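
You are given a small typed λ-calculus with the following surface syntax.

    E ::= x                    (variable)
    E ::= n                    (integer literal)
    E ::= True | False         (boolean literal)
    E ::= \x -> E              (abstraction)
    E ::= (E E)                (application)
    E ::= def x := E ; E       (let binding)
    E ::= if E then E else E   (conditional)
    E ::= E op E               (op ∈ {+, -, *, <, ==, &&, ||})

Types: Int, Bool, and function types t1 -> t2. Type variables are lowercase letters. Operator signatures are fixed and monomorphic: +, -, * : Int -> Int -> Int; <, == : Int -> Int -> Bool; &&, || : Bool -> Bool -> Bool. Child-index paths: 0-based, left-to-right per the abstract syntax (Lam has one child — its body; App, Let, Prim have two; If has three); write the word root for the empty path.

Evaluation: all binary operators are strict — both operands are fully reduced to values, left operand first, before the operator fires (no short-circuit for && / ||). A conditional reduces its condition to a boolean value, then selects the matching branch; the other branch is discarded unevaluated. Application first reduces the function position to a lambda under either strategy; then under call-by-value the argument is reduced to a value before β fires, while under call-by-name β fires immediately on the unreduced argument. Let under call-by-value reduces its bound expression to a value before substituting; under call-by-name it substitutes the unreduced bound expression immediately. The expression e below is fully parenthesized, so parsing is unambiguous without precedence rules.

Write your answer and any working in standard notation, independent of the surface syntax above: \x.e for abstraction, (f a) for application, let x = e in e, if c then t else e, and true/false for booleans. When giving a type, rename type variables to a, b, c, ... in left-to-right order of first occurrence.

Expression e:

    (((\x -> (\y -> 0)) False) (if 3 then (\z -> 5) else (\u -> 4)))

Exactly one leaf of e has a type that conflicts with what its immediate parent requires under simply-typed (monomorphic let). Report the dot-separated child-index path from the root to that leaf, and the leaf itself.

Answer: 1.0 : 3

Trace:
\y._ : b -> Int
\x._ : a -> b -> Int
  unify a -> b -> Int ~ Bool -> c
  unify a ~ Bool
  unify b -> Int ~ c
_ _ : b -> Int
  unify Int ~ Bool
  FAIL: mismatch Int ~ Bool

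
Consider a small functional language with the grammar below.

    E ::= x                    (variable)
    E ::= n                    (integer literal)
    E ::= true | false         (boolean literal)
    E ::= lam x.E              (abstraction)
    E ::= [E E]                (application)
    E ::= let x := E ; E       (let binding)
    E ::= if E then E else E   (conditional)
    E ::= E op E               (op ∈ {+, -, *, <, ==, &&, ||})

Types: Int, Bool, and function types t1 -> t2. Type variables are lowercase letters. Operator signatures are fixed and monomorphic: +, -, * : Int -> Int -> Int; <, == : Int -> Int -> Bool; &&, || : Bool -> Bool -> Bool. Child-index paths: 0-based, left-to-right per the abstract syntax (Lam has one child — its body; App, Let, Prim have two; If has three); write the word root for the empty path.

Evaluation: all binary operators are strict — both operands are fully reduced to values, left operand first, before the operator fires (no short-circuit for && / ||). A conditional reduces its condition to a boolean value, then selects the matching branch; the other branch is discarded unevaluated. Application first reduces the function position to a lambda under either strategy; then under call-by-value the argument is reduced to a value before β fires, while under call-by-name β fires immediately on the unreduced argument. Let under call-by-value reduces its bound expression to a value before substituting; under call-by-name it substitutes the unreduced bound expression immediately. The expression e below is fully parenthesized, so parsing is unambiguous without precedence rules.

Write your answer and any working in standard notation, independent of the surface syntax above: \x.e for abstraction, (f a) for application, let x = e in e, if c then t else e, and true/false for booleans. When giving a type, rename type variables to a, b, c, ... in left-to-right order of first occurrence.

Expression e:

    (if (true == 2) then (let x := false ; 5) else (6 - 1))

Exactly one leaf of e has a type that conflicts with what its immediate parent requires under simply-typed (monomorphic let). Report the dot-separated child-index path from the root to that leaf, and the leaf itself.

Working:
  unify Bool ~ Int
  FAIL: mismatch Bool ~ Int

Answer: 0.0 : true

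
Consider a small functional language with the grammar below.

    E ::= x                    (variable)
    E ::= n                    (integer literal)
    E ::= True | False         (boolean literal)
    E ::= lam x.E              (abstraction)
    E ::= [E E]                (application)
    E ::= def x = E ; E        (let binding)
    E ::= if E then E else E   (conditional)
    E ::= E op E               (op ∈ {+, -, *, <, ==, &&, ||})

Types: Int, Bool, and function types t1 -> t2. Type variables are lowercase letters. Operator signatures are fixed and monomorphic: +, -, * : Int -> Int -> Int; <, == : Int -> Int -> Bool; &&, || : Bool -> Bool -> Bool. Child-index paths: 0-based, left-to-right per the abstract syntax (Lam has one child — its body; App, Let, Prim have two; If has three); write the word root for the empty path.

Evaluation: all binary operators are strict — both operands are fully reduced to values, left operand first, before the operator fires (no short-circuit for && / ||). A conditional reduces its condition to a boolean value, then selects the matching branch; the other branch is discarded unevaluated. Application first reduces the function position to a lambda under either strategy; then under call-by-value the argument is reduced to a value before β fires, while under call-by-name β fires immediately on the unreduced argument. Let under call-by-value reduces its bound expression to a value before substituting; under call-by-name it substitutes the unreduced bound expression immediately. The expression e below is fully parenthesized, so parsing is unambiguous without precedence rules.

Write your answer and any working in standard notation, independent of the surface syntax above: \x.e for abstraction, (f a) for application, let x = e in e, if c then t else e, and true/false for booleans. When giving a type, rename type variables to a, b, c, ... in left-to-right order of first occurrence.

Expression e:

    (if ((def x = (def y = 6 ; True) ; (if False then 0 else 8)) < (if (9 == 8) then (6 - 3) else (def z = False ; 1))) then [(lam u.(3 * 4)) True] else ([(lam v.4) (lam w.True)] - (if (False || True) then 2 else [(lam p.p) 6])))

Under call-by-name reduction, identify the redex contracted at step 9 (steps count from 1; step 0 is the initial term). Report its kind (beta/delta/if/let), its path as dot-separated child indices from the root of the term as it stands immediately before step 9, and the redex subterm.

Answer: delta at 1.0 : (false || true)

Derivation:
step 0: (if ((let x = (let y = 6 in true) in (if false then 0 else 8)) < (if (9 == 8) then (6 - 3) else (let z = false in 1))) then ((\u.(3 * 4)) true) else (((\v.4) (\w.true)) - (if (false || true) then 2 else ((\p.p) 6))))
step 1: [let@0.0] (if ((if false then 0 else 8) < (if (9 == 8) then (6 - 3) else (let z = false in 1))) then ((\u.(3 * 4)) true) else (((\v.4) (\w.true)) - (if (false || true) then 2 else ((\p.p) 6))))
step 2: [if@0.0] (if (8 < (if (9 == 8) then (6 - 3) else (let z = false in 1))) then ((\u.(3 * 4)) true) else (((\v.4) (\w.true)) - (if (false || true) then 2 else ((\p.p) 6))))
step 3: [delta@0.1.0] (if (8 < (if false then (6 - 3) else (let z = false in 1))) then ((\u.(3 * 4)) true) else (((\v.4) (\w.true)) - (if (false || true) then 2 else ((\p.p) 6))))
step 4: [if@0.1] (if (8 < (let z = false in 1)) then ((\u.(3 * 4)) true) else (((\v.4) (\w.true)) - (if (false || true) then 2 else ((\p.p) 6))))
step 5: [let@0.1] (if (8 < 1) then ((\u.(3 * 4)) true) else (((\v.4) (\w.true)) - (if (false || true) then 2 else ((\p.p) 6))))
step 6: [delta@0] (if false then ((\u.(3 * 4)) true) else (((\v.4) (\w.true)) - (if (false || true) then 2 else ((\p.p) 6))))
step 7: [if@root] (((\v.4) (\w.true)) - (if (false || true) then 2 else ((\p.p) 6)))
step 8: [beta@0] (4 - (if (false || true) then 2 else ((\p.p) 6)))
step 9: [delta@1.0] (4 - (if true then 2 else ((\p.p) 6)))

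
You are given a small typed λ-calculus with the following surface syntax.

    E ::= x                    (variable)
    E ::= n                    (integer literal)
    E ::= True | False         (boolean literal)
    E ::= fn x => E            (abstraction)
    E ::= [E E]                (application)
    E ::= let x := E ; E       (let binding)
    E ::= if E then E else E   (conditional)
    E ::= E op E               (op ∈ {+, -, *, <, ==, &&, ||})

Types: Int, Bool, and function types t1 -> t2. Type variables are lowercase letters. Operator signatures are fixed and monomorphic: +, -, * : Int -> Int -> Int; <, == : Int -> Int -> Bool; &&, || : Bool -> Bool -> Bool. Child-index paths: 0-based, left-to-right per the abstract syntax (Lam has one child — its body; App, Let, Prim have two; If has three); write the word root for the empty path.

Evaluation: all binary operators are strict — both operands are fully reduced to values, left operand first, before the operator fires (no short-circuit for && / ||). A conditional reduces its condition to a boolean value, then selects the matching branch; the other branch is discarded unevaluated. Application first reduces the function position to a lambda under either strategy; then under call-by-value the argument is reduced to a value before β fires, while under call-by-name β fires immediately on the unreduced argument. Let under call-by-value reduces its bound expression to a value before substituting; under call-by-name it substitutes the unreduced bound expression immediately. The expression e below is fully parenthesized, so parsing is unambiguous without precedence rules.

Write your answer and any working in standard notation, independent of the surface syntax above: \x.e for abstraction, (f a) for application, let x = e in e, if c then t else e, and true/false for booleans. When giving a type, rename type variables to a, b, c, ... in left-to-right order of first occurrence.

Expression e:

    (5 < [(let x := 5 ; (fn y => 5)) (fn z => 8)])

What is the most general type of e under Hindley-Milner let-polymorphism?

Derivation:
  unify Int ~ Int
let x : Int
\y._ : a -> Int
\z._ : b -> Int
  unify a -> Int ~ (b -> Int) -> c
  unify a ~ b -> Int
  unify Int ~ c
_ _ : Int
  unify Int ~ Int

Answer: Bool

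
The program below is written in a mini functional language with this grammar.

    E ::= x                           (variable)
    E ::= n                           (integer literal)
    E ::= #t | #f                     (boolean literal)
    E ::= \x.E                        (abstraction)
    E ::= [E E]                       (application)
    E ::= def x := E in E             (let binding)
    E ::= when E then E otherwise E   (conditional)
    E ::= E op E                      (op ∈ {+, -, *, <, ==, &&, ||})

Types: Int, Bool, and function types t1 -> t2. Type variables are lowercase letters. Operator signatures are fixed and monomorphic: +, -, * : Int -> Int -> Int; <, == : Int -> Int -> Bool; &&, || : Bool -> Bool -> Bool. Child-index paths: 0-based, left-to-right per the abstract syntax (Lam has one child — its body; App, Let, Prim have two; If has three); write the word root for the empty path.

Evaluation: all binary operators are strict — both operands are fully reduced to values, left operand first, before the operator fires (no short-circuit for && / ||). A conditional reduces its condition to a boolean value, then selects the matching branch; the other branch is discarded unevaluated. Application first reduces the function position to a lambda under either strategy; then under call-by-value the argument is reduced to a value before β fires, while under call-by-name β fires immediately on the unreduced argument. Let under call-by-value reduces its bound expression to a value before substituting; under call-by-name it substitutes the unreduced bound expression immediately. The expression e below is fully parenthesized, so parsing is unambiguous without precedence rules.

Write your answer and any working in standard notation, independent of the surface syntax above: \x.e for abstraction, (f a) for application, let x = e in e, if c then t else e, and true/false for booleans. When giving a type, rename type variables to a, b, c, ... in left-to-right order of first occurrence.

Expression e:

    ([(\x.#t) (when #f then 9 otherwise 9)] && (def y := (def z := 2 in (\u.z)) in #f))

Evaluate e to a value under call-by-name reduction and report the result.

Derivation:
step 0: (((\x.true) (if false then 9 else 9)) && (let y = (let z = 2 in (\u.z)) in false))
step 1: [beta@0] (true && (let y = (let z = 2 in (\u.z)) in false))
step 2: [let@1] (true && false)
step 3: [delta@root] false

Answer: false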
+ + + + +
• _Directions for this task_
Repeat the entries above exactly, from the first line through the line containing "E ::= def x := E ;".

• _Response_
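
You are given a small typed λ-calculus with the following surface syntax.

    E ::= x                    (variable)
    E ::= n                    (integer literal)
    E ::= True | False         (boolean literal)
    E ::= \x -> E              (abstraction)
    E ::= (E E)                (application)
    E ::= def x := E ; E       (let binding)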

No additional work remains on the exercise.